- _Goal of the exercise_
Here is a block of entries. Write out its lines exactly, from the first through the one containing "P6: arrival=0, burst=6, priority=6".

------------------------------------

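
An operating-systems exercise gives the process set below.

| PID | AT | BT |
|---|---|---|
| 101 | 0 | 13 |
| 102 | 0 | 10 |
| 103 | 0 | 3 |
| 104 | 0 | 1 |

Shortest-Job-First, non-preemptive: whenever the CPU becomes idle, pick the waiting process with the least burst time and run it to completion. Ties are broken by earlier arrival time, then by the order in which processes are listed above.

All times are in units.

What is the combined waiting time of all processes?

19

Timeline: | 104 0-1 | 103 1-4 | 102 4-14 | 101 14-27 |
Completion: 101=27  102=14  103=4  104=1
Turnaround (C−A): 101=27  102=14  103=4  104=1
Waiting = turnaround − burst: 101=14, 102=4, 103=1, 104=0
Total waiting = 14 + 4 + 1 + 0 = 19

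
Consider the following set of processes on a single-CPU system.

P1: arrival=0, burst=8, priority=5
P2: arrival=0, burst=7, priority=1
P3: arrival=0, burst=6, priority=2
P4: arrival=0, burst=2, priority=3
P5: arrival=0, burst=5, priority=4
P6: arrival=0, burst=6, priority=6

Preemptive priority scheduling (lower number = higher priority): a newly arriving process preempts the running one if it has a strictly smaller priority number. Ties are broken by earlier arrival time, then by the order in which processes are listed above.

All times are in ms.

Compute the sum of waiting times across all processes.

83

Schedule: | P2 0-7 | P3 7-13 | P4 13-15 | P5 15-20 | P1 20-28 | P6 28-34 |
Completion: P1=28  P2=7  P3=13  P4=15  P5=20  P6=34
Waiting = turnaround − burst: P1=20, P2=0, P3=7, P4=13, P5=15, P6=28
Total waiting = 20 + 0 + 7 + 13 + 15 + 28 = 83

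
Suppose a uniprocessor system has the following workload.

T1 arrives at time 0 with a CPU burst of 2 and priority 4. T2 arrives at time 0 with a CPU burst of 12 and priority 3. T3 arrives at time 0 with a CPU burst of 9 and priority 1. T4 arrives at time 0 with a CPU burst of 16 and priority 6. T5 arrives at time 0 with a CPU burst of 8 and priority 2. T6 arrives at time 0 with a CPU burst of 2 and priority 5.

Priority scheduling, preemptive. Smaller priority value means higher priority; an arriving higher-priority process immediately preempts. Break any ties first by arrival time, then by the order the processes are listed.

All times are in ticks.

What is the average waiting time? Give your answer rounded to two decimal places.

19.83

Schedule: | T3 0-9 | T5 9-17 | T2 17-29 | T1 29-31 | T6 31-33 | T4 33-49 |
Completion: T1=31  T2=29  T3=9  T4=49  T5=17  T6=33
Turnaround (C−A): T1=31  T2=29  T3=9  T4=49  T5=17  T6=33
Waiting times: T1=29, T2=17, T3=0, T4=33, T5=9, T6=31
Average waiting = (29+17+0+33+9+31) / 6 = 119/6 = 19.83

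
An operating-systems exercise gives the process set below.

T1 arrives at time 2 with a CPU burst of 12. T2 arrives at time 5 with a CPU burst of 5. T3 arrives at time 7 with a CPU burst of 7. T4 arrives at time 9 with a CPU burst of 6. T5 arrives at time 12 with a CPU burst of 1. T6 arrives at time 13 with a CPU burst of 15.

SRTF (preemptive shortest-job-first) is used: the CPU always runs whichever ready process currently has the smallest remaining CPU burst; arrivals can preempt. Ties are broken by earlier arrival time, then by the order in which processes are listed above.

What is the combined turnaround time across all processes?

97

Schedule: | idle 0-2 | T1 2-5 | T2 5-10 | T4 10-12 | T5 12-13 | T4 13-17 | T3 17-24 | T1 24-33 | T6 33-48 |
Completion: T1=33  T2=10  T3=24  T4=17  T5=13  T6=48
Turnaround (C−A): T1=31  T2=5  T3=17  T4=8  T5=1  T6=35
Turnaround = completion − arrival: T1=31, T2=5, T3=17, T4=8, T5=1, T6=35
Total turnaround = 31 + 5 + 17 + 8 + 1 + 35 = 97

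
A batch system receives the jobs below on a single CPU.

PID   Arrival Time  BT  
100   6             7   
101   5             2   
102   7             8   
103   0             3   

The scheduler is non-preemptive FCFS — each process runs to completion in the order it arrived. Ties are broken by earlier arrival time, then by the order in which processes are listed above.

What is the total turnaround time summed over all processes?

28

Timeline: | 103 0-3 | idle 3-5 | 101 5-7 | 100 7-14 | 102 14-22 |
Completion: 100=14  101=7  102=22  103=3
Turnaround (C−A): 100=8  101=2  102=15  103=3
Turnaround = completion − arrival: 100=8, 101=2, 102=15, 103=3
Total turnaround = 8 + 2 + 15 + 3 = 28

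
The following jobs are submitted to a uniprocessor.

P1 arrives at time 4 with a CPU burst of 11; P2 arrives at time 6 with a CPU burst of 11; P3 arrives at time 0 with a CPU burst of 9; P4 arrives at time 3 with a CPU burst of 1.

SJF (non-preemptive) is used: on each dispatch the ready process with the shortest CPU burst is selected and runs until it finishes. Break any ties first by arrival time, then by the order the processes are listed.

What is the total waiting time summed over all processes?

27

Gantt: | P3 0-9 | P4 9-10 | P1 10-21 | P2 21-32 |
Completion: P1=21  P2=32  P3=9  P4=10
Waiting = turnaround − burst: P1=6, P2=15, P3=0, P4=6
Total waiting = 6 + 15 + 0 + 6 = 27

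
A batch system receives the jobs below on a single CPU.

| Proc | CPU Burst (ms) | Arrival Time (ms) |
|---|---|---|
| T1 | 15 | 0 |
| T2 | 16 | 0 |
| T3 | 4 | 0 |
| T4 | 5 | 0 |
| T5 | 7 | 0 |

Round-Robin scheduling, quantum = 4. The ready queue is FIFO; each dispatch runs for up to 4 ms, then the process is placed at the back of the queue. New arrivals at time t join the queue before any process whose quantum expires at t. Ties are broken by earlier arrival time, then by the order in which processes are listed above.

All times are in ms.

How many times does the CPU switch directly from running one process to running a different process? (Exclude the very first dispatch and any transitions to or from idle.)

Gantt: | T1 0-4 | T2 4-8 | T3 8-12 | T4 12-16 | T5 16-20 | T1 20-24 | T2 24-28 | T4 28-29 | T5 29-32 | T1 32-36 | T2 36-40 | T1 40-43 | T2 43-47 |
Completion: T1=43  T2=47  T3=12  T4=29  T5=32

12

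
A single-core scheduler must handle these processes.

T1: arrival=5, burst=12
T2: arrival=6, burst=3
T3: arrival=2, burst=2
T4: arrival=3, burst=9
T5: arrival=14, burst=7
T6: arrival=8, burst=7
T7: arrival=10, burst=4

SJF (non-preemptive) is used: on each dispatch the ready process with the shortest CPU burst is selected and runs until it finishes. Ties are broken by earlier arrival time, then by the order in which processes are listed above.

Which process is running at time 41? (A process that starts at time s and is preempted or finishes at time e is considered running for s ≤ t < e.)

Gantt: | idle 0-2 | T3 2-4 | T4 4-13 | T2 13-16 | T7 16-20 | T6 20-27 | T5 27-34 | T1 34-46 |
Completion: T1=46  T2=16  T3=4  T4=13  T5=34  T6=27  T7=20
Turnaround (C−A): T1=41  T2=10  T3=2  T4=10  T5=20  T6=19  T7=10

T1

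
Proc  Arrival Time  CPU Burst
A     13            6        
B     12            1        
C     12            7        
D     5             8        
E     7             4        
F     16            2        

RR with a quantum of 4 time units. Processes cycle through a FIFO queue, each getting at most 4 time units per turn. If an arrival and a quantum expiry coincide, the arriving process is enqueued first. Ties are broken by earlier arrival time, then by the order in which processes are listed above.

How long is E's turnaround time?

Schedule: | idle 0-5 | D 5-9 | E 9-13 | D 13-17 | B 17-18 | C 18-22 | A 22-26 | F 26-28 | C 28-31 | A 31-33 |
Completion: A=33  B=18  C=31  D=17  E=13  F=28
Turnaround (C−A): A=20  B=6  C=19  D=12  E=6  F=12
Turnaround(E) = completion − arrival = 13 − 7 = 6

6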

------------------------------------

- _Solution for this task_
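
An operating-systems exercise gives the process set below.

| PID | AT | BT |
|---|---|---|
| 101 | 0 | 13 |
| 102 | 0 | 10 |
| 103 | 0 | 3 |
| 104 | 0 | 1 |

Shortest-Job-First, non-preemptive: whenever the CPU becomes idle, pick the waiting process with the least burst time and run it to completion. Ties are broken by earlier arrival time, then by the order in which processes are listed above.

All times are in units.

What is the combined waiting time of all processes?

19

Timeline: | 104 0-1 | 103 1-4 | 102 4-14 | 101 14-27 |
Completion: 101=27  102=14  103=4  104=1
Turnaround (C−A): 101=27  102=14  103=4  104=1
Waiting = turnaround − burst: 101=14, 102=4, 103=1, 104=0
Total waiting = 14 + 4 + 1 + 0 = 19

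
Consider the following set of processes on a single-CPU system.

P1: arrival=0, burst=8, priority=5
P2: arrival=0, burst=7, priority=1
P3: arrival=0, burst=6, priority=2
P4: arrival=0, burst=2, priority=3
P5: arrival=0, burst=5, priority=4
P6: arrival=0, burst=6, priority=6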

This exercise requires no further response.